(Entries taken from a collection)
Segment Open
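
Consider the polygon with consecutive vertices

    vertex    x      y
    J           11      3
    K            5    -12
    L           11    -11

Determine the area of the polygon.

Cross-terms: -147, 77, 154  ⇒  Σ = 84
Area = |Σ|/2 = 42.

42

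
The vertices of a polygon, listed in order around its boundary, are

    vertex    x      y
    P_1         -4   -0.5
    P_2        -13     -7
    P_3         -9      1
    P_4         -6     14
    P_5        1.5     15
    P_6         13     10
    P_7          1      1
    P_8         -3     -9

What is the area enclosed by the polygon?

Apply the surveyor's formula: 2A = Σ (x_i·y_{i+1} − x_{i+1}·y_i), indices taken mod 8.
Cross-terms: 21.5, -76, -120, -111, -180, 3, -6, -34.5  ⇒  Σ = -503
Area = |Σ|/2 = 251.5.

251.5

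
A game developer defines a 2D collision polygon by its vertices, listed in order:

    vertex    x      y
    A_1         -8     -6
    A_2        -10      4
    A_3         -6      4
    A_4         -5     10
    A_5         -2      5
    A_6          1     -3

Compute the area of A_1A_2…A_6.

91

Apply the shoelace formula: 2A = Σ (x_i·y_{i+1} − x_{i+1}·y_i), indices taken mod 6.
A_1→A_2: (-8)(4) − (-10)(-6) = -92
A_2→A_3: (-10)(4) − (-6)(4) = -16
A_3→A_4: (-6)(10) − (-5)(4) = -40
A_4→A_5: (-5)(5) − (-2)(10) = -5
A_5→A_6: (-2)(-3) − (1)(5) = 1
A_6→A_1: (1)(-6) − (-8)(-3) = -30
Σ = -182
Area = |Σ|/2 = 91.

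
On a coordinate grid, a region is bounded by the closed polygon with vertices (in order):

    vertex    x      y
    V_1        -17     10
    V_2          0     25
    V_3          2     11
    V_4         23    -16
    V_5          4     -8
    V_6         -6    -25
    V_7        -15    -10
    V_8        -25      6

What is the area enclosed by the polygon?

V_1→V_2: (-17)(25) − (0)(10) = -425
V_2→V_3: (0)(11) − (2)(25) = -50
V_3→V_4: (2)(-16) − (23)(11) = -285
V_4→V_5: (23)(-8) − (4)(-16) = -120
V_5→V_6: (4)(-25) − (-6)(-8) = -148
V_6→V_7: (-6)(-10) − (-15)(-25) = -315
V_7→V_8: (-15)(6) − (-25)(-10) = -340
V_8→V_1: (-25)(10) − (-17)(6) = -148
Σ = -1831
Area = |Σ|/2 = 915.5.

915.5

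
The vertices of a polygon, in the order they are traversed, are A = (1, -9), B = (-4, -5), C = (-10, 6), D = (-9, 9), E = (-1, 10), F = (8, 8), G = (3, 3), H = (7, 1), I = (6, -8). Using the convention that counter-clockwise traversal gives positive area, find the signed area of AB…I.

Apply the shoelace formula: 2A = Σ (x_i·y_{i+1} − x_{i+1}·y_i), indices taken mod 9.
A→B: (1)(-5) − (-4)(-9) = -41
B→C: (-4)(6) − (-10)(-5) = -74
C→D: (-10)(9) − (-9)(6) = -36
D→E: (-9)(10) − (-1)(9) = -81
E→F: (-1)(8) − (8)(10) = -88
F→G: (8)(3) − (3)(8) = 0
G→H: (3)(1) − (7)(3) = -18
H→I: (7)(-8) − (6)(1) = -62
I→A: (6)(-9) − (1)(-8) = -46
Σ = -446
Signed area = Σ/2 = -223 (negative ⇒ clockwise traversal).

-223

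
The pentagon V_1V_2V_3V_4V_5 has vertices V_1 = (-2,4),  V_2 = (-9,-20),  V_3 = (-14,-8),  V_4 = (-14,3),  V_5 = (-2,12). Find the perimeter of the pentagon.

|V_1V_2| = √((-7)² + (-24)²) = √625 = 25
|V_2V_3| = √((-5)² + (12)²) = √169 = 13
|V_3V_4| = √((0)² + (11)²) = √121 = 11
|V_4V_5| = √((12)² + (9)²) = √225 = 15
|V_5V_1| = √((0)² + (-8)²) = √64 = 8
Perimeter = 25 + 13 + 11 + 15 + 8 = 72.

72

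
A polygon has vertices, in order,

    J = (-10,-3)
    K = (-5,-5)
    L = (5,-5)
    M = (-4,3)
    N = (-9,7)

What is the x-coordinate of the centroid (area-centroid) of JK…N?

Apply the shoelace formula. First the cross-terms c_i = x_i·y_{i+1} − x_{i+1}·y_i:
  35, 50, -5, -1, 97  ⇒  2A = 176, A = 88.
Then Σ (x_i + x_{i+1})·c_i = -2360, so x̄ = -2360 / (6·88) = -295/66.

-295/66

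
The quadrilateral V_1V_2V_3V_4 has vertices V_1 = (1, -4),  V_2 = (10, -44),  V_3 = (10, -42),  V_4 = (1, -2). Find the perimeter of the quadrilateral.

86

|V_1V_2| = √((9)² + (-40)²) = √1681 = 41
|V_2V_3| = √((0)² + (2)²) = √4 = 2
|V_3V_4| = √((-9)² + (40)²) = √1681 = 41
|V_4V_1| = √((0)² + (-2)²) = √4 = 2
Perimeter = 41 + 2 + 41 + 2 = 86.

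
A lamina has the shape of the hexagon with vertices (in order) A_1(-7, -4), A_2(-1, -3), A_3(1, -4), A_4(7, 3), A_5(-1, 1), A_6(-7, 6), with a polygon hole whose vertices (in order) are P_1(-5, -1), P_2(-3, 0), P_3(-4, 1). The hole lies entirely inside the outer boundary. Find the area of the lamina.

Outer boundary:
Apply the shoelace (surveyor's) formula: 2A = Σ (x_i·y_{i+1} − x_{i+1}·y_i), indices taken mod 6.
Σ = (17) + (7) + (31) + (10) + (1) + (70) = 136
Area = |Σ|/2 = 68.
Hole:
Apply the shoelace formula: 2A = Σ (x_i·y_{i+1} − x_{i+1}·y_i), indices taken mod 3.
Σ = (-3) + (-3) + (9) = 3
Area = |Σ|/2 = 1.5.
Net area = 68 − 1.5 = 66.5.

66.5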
Segment Closed
Segment Open
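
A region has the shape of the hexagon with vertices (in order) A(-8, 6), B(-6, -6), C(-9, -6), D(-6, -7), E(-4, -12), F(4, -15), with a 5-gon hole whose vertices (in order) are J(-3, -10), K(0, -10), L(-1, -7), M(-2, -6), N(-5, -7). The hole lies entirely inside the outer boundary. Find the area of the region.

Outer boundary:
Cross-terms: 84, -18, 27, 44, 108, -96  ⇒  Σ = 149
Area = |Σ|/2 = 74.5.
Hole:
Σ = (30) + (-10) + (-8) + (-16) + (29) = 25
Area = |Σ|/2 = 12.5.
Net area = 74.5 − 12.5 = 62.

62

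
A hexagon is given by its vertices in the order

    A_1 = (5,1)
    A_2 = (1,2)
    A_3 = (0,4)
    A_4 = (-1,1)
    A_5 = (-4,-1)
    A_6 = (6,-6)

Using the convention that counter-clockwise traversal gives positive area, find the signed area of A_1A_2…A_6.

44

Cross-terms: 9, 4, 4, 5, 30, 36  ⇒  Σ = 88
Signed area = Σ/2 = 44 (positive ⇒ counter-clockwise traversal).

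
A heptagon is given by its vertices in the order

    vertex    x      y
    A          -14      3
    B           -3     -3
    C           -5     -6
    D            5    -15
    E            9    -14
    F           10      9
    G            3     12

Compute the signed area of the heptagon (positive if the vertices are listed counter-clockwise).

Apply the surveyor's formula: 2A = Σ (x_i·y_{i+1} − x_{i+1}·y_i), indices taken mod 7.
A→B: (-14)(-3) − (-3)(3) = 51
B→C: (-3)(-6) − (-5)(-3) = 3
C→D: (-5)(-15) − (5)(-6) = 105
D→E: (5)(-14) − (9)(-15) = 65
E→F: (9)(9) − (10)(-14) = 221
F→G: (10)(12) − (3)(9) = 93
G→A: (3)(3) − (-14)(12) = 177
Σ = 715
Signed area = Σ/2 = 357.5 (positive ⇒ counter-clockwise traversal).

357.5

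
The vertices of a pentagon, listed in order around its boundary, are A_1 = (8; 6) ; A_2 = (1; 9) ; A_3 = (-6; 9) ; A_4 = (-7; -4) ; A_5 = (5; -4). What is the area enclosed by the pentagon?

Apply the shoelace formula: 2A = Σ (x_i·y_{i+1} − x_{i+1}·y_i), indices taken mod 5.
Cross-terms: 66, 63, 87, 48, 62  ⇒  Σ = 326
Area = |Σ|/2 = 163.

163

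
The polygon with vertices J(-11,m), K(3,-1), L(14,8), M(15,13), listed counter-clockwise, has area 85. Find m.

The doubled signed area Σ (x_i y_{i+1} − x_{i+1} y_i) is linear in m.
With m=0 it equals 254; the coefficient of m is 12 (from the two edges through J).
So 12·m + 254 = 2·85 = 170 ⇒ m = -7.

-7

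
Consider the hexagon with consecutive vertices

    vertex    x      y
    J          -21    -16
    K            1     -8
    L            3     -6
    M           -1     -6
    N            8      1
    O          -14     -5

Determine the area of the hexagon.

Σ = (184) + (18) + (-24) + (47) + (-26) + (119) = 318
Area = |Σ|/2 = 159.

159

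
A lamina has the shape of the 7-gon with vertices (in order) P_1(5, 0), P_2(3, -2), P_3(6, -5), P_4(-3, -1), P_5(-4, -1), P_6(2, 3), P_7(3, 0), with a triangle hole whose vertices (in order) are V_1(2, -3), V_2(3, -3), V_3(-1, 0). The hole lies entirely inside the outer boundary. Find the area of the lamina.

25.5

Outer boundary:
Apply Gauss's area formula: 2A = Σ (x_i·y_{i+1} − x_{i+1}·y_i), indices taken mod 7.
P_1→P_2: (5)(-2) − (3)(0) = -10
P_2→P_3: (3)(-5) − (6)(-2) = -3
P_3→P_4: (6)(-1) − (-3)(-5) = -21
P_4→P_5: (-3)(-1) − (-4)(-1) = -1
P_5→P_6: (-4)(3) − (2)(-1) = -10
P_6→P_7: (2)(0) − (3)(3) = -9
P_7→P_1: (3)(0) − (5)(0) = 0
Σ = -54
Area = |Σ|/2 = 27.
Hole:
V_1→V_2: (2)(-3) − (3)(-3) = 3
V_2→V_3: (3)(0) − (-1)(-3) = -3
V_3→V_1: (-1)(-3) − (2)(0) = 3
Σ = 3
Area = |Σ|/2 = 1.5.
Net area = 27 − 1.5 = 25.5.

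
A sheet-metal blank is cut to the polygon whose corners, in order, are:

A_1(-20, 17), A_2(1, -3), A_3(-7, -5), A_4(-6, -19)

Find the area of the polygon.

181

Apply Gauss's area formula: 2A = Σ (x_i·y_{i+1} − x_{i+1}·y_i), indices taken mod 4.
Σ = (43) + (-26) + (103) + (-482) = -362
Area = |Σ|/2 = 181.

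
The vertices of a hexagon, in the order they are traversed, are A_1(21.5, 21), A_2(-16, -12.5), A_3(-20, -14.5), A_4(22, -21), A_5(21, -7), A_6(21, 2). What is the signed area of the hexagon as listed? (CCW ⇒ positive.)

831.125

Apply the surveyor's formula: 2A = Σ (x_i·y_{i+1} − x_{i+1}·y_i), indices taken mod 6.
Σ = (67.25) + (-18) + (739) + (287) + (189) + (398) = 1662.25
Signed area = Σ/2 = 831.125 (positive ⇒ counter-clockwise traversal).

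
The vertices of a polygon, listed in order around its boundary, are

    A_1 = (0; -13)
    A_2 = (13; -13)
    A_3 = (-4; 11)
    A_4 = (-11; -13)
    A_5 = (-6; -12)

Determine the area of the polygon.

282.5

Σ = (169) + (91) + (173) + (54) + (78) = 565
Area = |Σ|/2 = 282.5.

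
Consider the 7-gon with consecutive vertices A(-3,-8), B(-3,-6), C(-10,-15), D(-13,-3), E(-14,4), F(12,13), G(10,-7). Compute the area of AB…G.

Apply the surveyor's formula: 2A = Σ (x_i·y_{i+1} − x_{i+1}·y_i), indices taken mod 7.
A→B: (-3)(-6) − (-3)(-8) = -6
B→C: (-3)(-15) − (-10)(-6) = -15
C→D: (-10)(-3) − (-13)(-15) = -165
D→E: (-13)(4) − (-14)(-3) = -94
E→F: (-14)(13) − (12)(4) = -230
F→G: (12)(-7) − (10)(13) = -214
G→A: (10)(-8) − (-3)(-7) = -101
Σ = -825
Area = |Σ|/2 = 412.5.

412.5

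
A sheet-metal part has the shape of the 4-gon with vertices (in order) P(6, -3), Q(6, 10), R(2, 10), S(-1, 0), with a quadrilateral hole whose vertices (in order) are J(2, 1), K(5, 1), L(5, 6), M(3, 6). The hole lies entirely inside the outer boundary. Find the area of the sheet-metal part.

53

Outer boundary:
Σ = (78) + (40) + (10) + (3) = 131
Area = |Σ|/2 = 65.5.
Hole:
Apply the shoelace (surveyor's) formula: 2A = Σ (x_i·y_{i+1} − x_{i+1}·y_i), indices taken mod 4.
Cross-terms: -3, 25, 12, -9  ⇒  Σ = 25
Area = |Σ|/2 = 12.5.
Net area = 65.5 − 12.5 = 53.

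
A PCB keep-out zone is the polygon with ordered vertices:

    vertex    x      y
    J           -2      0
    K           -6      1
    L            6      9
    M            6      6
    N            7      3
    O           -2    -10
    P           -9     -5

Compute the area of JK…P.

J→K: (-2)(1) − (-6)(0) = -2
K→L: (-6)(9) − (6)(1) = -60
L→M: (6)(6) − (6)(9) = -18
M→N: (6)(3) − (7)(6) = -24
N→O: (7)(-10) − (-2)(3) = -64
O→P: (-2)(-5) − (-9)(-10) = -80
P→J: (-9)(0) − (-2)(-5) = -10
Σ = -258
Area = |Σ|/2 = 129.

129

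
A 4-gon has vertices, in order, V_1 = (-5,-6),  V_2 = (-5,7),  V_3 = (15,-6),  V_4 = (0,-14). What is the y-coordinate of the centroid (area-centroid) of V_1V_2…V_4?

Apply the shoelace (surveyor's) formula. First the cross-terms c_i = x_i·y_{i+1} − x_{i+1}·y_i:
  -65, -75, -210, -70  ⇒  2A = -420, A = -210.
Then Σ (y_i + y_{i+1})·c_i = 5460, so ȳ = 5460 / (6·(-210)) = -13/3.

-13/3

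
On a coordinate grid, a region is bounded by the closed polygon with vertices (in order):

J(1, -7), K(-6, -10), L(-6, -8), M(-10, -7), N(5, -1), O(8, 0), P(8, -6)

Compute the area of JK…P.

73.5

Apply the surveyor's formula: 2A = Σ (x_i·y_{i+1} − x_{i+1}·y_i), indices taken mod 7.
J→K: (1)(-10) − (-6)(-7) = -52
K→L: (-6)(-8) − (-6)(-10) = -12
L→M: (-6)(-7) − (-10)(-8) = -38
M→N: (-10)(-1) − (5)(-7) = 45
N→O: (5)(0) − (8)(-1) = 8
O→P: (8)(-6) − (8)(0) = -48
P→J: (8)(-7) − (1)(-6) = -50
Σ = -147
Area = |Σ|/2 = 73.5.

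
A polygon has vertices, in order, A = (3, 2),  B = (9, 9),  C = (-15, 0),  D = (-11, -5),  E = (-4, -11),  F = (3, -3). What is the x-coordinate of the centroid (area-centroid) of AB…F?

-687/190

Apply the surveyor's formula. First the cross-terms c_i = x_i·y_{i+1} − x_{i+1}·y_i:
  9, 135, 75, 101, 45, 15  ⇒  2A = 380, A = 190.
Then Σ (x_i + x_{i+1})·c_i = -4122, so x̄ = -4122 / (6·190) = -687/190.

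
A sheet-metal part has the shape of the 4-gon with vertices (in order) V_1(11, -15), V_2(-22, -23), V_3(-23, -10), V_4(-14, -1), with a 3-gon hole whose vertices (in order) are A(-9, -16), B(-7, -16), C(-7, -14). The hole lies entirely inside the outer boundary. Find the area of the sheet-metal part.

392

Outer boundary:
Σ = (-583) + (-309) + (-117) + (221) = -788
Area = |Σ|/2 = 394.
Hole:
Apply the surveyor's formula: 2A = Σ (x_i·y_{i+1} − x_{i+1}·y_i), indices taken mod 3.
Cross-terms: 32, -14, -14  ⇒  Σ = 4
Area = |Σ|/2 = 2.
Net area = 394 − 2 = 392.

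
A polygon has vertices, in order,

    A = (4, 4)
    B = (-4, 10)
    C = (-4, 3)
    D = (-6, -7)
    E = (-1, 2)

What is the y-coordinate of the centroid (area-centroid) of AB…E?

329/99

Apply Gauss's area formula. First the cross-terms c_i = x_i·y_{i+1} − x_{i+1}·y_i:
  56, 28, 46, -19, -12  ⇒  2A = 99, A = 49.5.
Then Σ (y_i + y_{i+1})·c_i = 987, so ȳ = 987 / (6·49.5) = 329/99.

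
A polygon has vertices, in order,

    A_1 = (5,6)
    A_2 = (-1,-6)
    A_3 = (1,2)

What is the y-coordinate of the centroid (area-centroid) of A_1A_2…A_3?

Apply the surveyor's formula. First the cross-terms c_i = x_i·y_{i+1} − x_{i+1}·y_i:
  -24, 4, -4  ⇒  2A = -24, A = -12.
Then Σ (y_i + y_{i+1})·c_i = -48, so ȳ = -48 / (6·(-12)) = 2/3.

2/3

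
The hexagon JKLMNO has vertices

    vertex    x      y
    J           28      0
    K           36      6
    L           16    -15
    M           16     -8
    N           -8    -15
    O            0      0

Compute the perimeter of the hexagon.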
Segment Closed
### [About this task]
Scan the entries above and show each line that contains the word "given".

### [Written solution]
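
A hexagon is given by its vertices in the order
A heptagon is given by its vertices in the order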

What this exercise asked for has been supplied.